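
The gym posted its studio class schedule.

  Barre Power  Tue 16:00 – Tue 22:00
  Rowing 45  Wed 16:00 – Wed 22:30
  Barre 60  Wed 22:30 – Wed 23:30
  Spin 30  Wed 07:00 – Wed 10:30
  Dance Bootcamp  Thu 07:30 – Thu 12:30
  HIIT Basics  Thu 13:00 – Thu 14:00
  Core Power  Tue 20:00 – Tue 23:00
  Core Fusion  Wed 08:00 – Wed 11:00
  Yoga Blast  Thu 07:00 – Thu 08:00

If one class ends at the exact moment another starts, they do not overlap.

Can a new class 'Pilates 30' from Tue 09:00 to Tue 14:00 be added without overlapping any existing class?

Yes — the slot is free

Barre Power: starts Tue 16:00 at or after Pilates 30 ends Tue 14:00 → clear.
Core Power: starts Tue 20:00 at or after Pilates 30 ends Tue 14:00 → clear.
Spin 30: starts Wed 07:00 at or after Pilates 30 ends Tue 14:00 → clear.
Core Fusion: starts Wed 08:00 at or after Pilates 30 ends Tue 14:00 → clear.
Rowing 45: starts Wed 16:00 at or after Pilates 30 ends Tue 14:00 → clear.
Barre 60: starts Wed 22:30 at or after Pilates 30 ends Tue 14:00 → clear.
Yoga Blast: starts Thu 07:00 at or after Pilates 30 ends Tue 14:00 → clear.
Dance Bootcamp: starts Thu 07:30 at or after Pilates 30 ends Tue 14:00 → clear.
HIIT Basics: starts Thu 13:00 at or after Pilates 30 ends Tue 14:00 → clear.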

────────────────

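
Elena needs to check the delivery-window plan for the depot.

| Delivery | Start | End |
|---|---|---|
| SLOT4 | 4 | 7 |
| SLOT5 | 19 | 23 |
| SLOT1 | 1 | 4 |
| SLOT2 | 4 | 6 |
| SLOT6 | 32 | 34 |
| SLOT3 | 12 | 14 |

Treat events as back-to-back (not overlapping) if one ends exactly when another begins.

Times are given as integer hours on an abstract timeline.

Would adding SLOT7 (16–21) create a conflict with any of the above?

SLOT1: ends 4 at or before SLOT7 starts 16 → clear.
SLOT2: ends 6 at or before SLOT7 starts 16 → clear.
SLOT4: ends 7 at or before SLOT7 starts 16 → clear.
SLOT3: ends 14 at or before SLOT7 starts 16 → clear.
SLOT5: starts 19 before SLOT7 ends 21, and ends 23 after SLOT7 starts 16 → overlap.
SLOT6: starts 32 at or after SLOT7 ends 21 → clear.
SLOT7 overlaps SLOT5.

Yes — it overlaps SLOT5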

────────────────

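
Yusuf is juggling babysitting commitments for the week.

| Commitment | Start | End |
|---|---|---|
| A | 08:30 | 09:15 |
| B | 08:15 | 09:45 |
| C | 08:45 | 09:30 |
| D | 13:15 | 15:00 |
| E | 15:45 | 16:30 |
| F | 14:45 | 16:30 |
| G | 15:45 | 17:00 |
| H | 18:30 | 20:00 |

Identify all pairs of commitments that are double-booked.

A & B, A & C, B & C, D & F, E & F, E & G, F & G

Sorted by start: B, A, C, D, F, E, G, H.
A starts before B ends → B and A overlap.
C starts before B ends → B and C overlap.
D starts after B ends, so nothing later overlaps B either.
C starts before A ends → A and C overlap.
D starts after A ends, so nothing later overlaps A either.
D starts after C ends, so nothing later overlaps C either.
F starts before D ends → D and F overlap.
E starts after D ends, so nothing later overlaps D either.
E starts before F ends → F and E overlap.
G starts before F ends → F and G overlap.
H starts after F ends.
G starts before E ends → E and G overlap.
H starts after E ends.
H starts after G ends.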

────────────────

Nothing but a number should be given: the count of lines above that hold "another".

2